**TASK ITEM:**
Beneath this task are records; count the lines among them that contain the word "whose" and answer with the number only.

[INPUT MATERIAL Boundary: Start]

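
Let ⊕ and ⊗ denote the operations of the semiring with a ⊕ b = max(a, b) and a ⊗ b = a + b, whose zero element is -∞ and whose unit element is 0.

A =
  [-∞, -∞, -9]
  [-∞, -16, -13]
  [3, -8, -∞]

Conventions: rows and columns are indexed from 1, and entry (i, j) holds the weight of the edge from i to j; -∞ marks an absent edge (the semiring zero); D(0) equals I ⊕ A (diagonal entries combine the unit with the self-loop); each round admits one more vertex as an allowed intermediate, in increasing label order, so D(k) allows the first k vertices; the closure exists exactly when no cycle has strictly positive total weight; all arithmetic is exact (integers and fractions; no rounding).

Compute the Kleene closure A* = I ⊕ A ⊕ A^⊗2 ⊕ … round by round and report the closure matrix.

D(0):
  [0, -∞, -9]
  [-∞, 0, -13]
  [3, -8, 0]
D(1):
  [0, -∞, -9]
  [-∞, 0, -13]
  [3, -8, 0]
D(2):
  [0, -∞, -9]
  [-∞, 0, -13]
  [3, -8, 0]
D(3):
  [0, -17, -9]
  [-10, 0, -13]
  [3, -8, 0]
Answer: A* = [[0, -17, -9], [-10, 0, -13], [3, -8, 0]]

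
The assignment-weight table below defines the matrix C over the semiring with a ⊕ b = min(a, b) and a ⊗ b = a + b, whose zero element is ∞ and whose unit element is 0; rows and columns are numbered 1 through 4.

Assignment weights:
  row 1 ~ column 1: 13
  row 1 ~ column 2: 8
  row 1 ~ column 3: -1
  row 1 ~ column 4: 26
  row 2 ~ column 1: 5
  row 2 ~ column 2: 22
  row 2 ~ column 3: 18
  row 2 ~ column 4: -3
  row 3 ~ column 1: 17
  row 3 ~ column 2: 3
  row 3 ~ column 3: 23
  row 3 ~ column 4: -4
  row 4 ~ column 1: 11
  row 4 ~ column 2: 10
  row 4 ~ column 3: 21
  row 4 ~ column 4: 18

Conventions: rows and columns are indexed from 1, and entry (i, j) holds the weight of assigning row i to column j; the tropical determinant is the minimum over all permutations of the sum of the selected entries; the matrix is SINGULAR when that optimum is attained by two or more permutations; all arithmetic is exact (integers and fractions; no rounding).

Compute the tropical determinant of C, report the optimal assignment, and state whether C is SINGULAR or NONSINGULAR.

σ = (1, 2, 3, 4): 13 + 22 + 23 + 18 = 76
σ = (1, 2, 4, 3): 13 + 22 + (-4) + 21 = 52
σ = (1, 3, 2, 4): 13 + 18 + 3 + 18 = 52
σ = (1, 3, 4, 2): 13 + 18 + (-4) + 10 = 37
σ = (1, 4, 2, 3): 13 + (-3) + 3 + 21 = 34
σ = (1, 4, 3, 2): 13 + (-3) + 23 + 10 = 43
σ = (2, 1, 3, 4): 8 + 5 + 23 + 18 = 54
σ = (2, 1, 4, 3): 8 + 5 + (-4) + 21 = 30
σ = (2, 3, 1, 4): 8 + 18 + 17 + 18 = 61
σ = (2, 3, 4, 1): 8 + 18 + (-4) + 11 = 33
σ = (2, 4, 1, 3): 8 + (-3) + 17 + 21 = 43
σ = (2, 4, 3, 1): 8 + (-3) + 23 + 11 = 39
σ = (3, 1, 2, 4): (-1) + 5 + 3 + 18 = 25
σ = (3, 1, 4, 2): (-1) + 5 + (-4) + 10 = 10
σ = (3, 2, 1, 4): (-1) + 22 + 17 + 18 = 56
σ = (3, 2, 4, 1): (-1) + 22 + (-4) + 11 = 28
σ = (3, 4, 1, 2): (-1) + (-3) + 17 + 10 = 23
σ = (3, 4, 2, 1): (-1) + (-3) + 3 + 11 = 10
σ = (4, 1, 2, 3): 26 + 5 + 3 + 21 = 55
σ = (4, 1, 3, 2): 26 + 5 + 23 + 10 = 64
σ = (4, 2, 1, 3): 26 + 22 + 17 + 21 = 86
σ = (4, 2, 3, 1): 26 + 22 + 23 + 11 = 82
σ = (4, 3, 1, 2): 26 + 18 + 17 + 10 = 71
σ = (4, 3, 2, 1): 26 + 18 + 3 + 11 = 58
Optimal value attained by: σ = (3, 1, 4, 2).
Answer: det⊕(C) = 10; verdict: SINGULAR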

[INPUT MATERIAL Boundary: End]

**WRITTEN SOLUTION:**
2